Please repeat all of the records, keeping every word unchanged.

[Collection entries]
==*==

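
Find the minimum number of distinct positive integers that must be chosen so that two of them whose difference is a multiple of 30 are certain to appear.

31

Integers whose pairwise differences are multiples of 30 are exactly those sharing a remainder mod 30. By pigeonhole, the 30 residue classes mod 30 are the pigeonholes.
With 30 integers one could put 1 in each residue class and have no class reach 2.
The 31st integer pushes some class to 2, so 30·1 + 1 = 31.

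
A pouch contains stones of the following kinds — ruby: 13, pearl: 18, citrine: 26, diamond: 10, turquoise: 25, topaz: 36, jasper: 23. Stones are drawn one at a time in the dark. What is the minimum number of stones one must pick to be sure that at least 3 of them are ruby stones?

In the worst case for collecting ruby stones, every non-ruby stone comes out first.
There are 18 + 26 + 10 + 25 + 36 + 23 = 138 non-ruby stones altogether.
After those, each further stone must be ruby, so 138 + 3 = 141 draws guarantee 3 ruby stones.

141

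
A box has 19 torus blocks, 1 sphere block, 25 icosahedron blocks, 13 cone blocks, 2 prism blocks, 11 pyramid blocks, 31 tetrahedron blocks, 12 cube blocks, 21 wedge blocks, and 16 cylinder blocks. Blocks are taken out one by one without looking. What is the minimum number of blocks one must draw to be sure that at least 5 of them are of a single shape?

An adversary could hand out at most 4 blocks per shape (sphere, prism run out sooner): 4 + 1 + 4 + 4 + 2 + 4 + 4 + 4 + 4 + 4 = 35 blocks and still no shape has 5.
One more block lands in a shape already at 4, so 36 draws are enough and 35 are not.

36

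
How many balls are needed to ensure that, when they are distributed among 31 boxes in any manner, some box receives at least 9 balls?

249

With 248 balls one could put exactly 8 in each of the 31 boxes, and no box would reach 9.
One more ball must land in a box that already has 8, giving it 9.
So 31 × 8 + 1 = 249 balls are required.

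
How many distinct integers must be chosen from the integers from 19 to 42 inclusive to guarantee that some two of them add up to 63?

14

Group the elements by complementary pair {x, 63−x}: {21,42}, {22,41}, {23,40}, …, giving 11 two-element pairs and 2 integers whose partner 63−x falls outside [19,42].
By the pigeonhole principle, treating each of those 13 groups as a pigeonhole, one can pick one integer per group — 13 integers — with no two summing to 63.
The 14th integer lands in an occupied pair, forcing a sum of 63.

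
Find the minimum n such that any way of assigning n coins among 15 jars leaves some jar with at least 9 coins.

With 120 coins one could put exactly 8 in each of the 15 jars, and no jar would reach 9.
One more coin must land in a jar that already has 8, giving it 9.
So 15 × 8 + 1 = 121 coins are required.

121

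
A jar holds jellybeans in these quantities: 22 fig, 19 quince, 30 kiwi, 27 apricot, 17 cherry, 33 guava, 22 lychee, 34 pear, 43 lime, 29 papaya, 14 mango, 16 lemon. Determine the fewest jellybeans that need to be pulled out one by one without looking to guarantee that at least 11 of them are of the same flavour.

121

An adversary could hand out at most 10 jellybeans per flavour: 10 + 10 + 10 + 10 + 10 + 10 + 10 + 10 + 10 + 10 + 10 + 10 = 120 jellybeans and still no flavour has 11.
One more jellybean lands in a flavour already at 10, so 121 draws are enough and 120 are not.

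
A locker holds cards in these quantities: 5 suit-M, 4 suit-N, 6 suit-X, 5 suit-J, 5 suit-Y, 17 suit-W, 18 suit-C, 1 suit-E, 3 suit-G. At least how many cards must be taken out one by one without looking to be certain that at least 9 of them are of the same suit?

46

The 9 suits are the holes; the cards drawn are the pigeons.
To avoid 9 of any one suit, the worst case takes at most 8 of each suit, or every card of a suit that has fewer than 8.
That gives 5 + 4 + 6 + 5 + 5 + 8 + 8 + 1 + 3 = 45 cards with no suit reaching 9.
The next card forces some suit to 9, so 45 + 1 = 46.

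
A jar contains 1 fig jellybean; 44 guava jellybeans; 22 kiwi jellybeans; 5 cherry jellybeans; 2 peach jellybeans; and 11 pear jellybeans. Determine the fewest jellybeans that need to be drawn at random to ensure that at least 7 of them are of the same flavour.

27

By the pigeonhole principle, the 6 flavours are the holes; the jellybeans drawn are the pigeons.
To avoid 7 of any one flavour, the worst case takes at most 6 of each flavour, or every jellybean of a flavour that has fewer than 6.
That gives 1 + 6 + 6 + 5 + 2 + 6 = 26 jellybeans with no flavour reaching 7.
The next jellybean forces some flavour to 7, so 26 + 1 = 27.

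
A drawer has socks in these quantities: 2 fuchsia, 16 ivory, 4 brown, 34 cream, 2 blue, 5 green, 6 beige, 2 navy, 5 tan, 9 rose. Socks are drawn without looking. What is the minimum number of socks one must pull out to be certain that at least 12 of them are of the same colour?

58

The 10 colours are the holes; the socks drawn are the pigeons.
To avoid 12 of any one colour, the worst case takes at most 11 of each colour, or every sock of a colour that has fewer than 11.
That gives 2 + 11 + 4 + 11 + 2 + 5 + 6 + 2 + 5 + 9 = 57 socks with no colour reaching 12.
The next sock forces some colour to 12, so 57 + 1 = 58.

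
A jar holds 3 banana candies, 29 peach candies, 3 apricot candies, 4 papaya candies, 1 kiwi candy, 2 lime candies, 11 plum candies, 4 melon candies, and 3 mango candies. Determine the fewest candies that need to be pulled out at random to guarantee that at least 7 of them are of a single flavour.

Put each drawn candy into a box by flavour. The largest draw with every box below 7 takes min(count, 6) from each flavour; flavours with fewer than 6 contribute all they have.
Σ min(cᵢ, 6) = 3 + 6 + 3 + 4 + 1 + 2 + 6 + 4 + 3 = 32.
Draw number 32 + 1 = 33 must push one box to 7.

33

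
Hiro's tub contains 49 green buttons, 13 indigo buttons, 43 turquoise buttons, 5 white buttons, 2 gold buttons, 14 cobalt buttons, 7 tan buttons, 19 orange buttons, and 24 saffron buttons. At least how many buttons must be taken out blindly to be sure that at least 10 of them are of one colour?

The 9 colours are the holes; the buttons drawn are the pigeons.
To avoid 10 of any one colour, the worst case takes at most 9 of each colour, or every button of a colour that has fewer than 9.
That gives 9 + 9 + 9 + 5 + 2 + 9 + 7 + 9 + 9 = 68 buttons with no colour reaching 10.
The next button forces some colour to 10, so 68 + 1 = 69.

69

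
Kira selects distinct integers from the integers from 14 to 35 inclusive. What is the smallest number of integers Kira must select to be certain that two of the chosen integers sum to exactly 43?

Group the elements by complementary pair {x, 43−x}: {14,29}, {15,28}, {16,27}, …, giving 8 two-element pairs and 6 integers whose partner 43−x falls outside [14,35].
By pigeonhole, treating each of those 14 groups as a pigeonhole, one can pick one integer per group — 14 integers — with no two summing to 43.
The 15th integer lands in an occupied pair, forcing a sum of 43.

15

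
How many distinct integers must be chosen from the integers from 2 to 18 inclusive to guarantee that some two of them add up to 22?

A set avoiding the sum 22 can contain at most one of each pair {x, 22−x}, plus the 3 elements whose complement lies outside the range or equal to its own complement.
The integers 2, …, 11 (10 of them) are such a set: any two sum to at least 2+3 = 5 and at most 10+11 = 21 < 22.
By pigeonhole, any 11th integer completes one of the 7 pairs, so 11 choices force a sum of 22.

11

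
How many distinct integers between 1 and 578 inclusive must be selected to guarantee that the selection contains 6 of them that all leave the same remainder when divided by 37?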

==*==

RESULT:
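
Find the minimum number of distinct positive integers that must be chosen so that two of them whose difference is a multiple of 30 are certain to appear.

31

Integers whose pairwise differences are multiples of 30 are exactly those sharing a remainder mod 30. By pigeonhole, the 30 residue classes mod 30 are the pigeonholes.
With 30 integers one could put 1 in each residue class and have no class reach 2.
The 31st integer pushes some class to 2, so 30·1 + 1 = 31.

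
A pouch contains stones of the following kinds — ruby: 13, pearl: 18, citrine: 26, diamond: 10, turquoise: 25, topaz: 36, jasper: 23. Stones are drawn one at a time in the dark. What is the minimum number of stones one must pick to be sure that at least 3 of them are ruby stones?

In the worst case for collecting ruby stones, every non-ruby stone comes out first.
There are 18 + 26 + 10 + 25 + 36 + 23 = 138 non-ruby stones altogether.
After those, each further stone must be ruby, so 138 + 3 = 141 draws guarantee 3 ruby stones.

141

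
A box has 19 torus blocks, 1 sphere block, 25 icosahedron blocks, 13 cone blocks, 2 prism blocks, 11 pyramid blocks, 31 tetrahedron blocks, 12 cube blocks, 21 wedge blocks, and 16 cylinder blocks. Blocks are taken out one by one without looking. What is the minimum number of blocks one must draw to be sure that at least 5 of them are of a single shape?

An adversary could hand out at most 4 blocks per shape (sphere, prism run out sooner): 4 + 1 + 4 + 4 + 2 + 4 + 4 + 4 + 4 + 4 = 35 blocks and still no shape has 5.
One more block lands in a shape already at 4, so 36 draws are enough and 35 are not.

36

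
How many balls are needed to ensure that, when they are distributed among 31 boxes in any manner, some box receives at least 9 balls?

249

With 248 balls one could put exactly 8 in each of the 31 boxes, and no box would reach 9.
One more ball must land in a box that already has 8, giving it 9.
So 31 × 8 + 1 = 249 balls are required.

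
How many distinct integers must be chosen from the integers from 19 to 42 inclusive to guarantee that some two of them add up to 63?

14

Group the elements by complementary pair {x, 63−x}: {21,42}, {22,41}, {23,40}, …, giving 11 two-element pairs and 2 integers whose partner 63−x falls outside [19,42].
By the pigeonhole principle, treating each of those 13 groups as a pigeonhole, one can pick one integer per group — 13 integers — with no two summing to 63.
The 14th integer lands in an occupied pair, forcing a sum of 63.

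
Find the minimum n such that any way of assigning n coins among 15 jars leaves some jar with at least 9 coins.

With 120 coins one could put exactly 8 in each of the 15 jars, and no jar would reach 9.
One more coin must land in a jar that already has 8, giving it 9.
So 15 × 8 + 1 = 121 coins are required.

121

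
A jar holds jellybeans in these quantities: 22 fig, 19 quince, 30 kiwi, 27 apricot, 17 cherry, 33 guava, 22 lychee, 34 pear, 43 lime, 29 papaya, 14 mango, 16 lemon. Determine the fewest jellybeans that need to be pulled out one by one without looking to guarantee that at least 11 of them are of the same flavour.

121

An adversary could hand out at most 10 jellybeans per flavour: 10 + 10 + 10 + 10 + 10 + 10 + 10 + 10 + 10 + 10 + 10 + 10 = 120 jellybeans and still no flavour has 11.
One more jellybean lands in a flavour already at 10, so 121 draws are enough and 120 are not.

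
A locker holds cards in these quantities: 5 suit-M, 4 suit-N, 6 suit-X, 5 suit-J, 5 suit-Y, 17 suit-W, 18 suit-C, 1 suit-E, 3 suit-G. At least how many cards must be taken out one by one without looking to be certain that at least 9 of them are of the same suit?

46

The 9 suits are the holes; the cards drawn are the pigeons.
To avoid 9 of any one suit, the worst case takes at most 8 of each suit, or every card of a suit that has fewer than 8.
That gives 5 + 4 + 6 + 5 + 5 + 8 + 8 + 1 + 3 = 45 cards with no suit reaching 9.
The next card forces some suit to 9, so 45 + 1 = 46.

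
A jar contains 1 fig jellybean; 44 guava jellybeans; 22 kiwi jellybeans; 5 cherry jellybeans; 2 peach jellybeans; and 11 pear jellybeans. Determine the fewest jellybeans that need to be drawn at random to ensure that at least 7 of them are of the same flavour.

27

By the pigeonhole principle, the 6 flavours are the holes; the jellybeans drawn are the pigeons.
To avoid 7 of any one flavour, the worst case takes at most 6 of each flavour, or every jellybean of a flavour that has fewer than 6.
That gives 1 + 6 + 6 + 5 + 2 + 6 = 26 jellybeans with no flavour reaching 7.
The next jellybean forces some flavour to 7, so 26 + 1 = 27.

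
A drawer has socks in these quantities: 2 fuchsia, 16 ivory, 4 brown, 34 cream, 2 blue, 5 green, 6 beige, 2 navy, 5 tan, 9 rose. Socks are drawn without looking. What is the minimum number of socks one must pull out to be certain that at least 12 of them are of the same colour?

58

The 10 colours are the holes; the socks drawn are the pigeons.
To avoid 12 of any one colour, the worst case takes at most 11 of each colour, or every sock of a colour that has fewer than 11.
That gives 2 + 11 + 4 + 11 + 2 + 5 + 6 + 2 + 5 + 9 = 57 socks with no colour reaching 12.
The next sock forces some colour to 12, so 57 + 1 = 58.

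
A jar holds 3 banana candies, 29 peach candies, 3 apricot candies, 4 papaya candies, 1 kiwi candy, 2 lime candies, 11 plum candies, 4 melon candies, and 3 mango candies. Determine the fewest candies that need to be pulled out at random to guarantee that at least 7 of them are of a single flavour.

Put each drawn candy into a box by flavour. The largest draw with every box below 7 takes min(count, 6) from each flavour; flavours with fewer than 6 contribute all they have.
Σ min(cᵢ, 6) = 3 + 6 + 3 + 4 + 1 + 2 + 6 + 4 + 3 = 32.
Draw number 32 + 1 = 33 must push one box to 7.

33

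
Hiro's tub contains 49 green buttons, 13 indigo buttons, 43 turquoise buttons, 5 white buttons, 2 gold buttons, 14 cobalt buttons, 7 tan buttons, 19 orange buttons, and 24 saffron buttons. At least how many buttons must be taken out blindly to be sure that at least 10 of them are of one colour?

The 9 colours are the holes; the buttons drawn are the pigeons.
To avoid 10 of any one colour, the worst case takes at most 9 of each colour, or every button of a colour that has fewer than 9.
That gives 9 + 9 + 9 + 5 + 2 + 9 + 7 + 9 + 9 = 68 buttons with no colour reaching 10.
The next button forces some colour to 10, so 68 + 1 = 69.

69

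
Kira selects distinct integers from the integers from 14 to 35 inclusive. What is the smallest number of integers Kira must select to be certain that two of the chosen integers sum to exactly 43?

Group the elements by complementary pair {x, 43−x}: {14,29}, {15,28}, {16,27}, …, giving 8 two-element pairs and 6 integers whose partner 43−x falls outside [14,35].
By pigeonhole, treating each of those 14 groups as a pigeonhole, one can pick one integer per group — 14 integers — with no two summing to 43.
The 15th integer lands in an occupied pair, forcing a sum of 43.

15

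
How many distinct integers must be chosen from the integers from 2 to 18 inclusive to guarantee that some two of them add up to 22?

A set avoiding the sum 22 can contain at most one of each pair {x, 22−x}, plus the 3 elements whose complement lies outside the range or equal to its own complement.
The integers 2, …, 11 (10 of them) are such a set: any two sum to at least 2+3 = 5 and at most 10+11 = 21 < 22.
By pigeonhole, any 11th integer completes one of the 7 pairs, so 11 choices force a sum of 22.

11

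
How many distinct integers between 1 and 578 inclusive must be selected to guarantee that the selection contains 6 of them that all leave the same remainder when divided by 37?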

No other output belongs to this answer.